(Entries shown Opens)
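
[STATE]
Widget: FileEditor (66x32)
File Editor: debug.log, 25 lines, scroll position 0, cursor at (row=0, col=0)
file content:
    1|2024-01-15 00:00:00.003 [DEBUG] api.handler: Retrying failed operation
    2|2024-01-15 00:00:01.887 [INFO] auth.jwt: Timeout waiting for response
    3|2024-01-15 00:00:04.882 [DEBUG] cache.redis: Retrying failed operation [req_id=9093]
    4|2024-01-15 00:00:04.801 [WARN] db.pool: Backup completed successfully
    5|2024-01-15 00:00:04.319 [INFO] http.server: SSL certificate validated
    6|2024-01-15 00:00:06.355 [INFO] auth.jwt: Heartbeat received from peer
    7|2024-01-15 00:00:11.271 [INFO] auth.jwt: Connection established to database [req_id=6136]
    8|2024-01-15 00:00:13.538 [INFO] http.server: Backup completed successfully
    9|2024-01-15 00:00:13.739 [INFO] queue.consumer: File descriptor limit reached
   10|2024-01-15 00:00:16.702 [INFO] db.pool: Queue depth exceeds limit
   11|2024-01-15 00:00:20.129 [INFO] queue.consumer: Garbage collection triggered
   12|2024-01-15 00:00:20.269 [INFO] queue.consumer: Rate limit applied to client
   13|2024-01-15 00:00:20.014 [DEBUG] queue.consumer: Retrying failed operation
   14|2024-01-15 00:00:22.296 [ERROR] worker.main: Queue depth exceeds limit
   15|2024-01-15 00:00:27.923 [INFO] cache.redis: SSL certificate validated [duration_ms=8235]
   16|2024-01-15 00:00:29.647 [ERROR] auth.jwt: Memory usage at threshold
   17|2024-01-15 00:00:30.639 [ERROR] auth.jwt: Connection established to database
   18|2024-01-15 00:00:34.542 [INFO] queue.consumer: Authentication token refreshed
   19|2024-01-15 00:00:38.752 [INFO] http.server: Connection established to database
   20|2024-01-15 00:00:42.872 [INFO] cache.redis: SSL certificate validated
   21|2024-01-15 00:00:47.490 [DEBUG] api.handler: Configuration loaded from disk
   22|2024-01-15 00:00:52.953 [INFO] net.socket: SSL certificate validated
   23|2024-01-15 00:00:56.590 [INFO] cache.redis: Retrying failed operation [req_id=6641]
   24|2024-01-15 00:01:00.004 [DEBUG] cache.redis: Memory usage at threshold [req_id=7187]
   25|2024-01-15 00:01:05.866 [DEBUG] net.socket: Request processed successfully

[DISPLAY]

█024-01-15 00:00:00.003 [DEBUG] api.handler: Retrying failed oper▲
2024-01-15 00:00:01.887 [INFO] auth.jwt: Timeout waiting for resp█
2024-01-15 00:00:04.882 [DEBUG] cache.redis: Retrying failed oper░
2024-01-15 00:00:04.801 [WARN] db.pool: Backup completed successf░
2024-01-15 00:00:04.319 [INFO] http.server: SSL certificate valid░
2024-01-15 00:00:06.355 [INFO] auth.jwt: Heartbeat received from ░
2024-01-15 00:00:11.271 [INFO] auth.jwt: Connection established t░
2024-01-15 00:00:13.538 [INFO] http.server: Backup completed succ░
2024-01-15 00:00:13.739 [INFO] queue.consumer: File descriptor li░
2024-01-15 00:00:16.702 [INFO] db.pool: Queue depth exceeds limit░
2024-01-15 00:00:20.129 [INFO] queue.consumer: Garbage collection░
2024-01-15 00:00:20.269 [INFO] queue.consumer: Rate limit applied░
2024-01-15 00:00:20.014 [DEBUG] queue.consumer: Retrying failed o░
2024-01-15 00:00:22.296 [ERROR] worker.main: Queue depth exceeds ░
2024-01-15 00:00:27.923 [INFO] cache.redis: SSL certificate valid░
2024-01-15 00:00:29.647 [ERROR] auth.jwt: Memory usage at thresho░
2024-01-15 00:00:30.639 [ERROR] auth.jwt: Connection established ░
2024-01-15 00:00:34.542 [INFO] queue.consumer: Authentication tok░
2024-01-15 00:00:38.752 [INFO] http.server: Connection establishe░
2024-01-15 00:00:42.872 [INFO] cache.redis: SSL certificate valid░
2024-01-15 00:00:47.490 [DEBUG] api.handler: Configuration loaded░
2024-01-15 00:00:52.953 [INFO] net.socket: SSL certificate valida░
2024-01-15 00:00:56.590 [INFO] cache.redis: Retrying failed opera░
2024-01-15 00:01:00.004 [DEBUG] cache.redis: Memory usage at thre░
2024-01-15 00:01:05.866 [DEBUG] net.socket: Request processed suc░
                                                                 ░
                                                                 ░
                                                                 ░
                                                                 ░
                                                                 ░
                                                                 ░
                                                                 ▼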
(Entries shown Closes)
_About this exercise_:
Return, line for line and unchanged, the data from its first line through the line containing "4|2024-01-15 00:00:04.801 [WARN]".

_Response area_:
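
[STATE]
Widget: FileEditor (66x32)
File Editor: debug.log, 25 lines, scroll position 0, cursor at (row=0, col=0)
file content:
    1|2024-01-15 00:00:00.003 [DEBUG] api.handler: Retrying failed operation
    2|2024-01-15 00:00:01.887 [INFO] auth.jwt: Timeout waiting for response
    3|2024-01-15 00:00:04.882 [DEBUG] cache.redis: Retrying failed operation [req_id=9093]
    4|2024-01-15 00:00:04.801 [WARN] db.pool: Backup completed successfully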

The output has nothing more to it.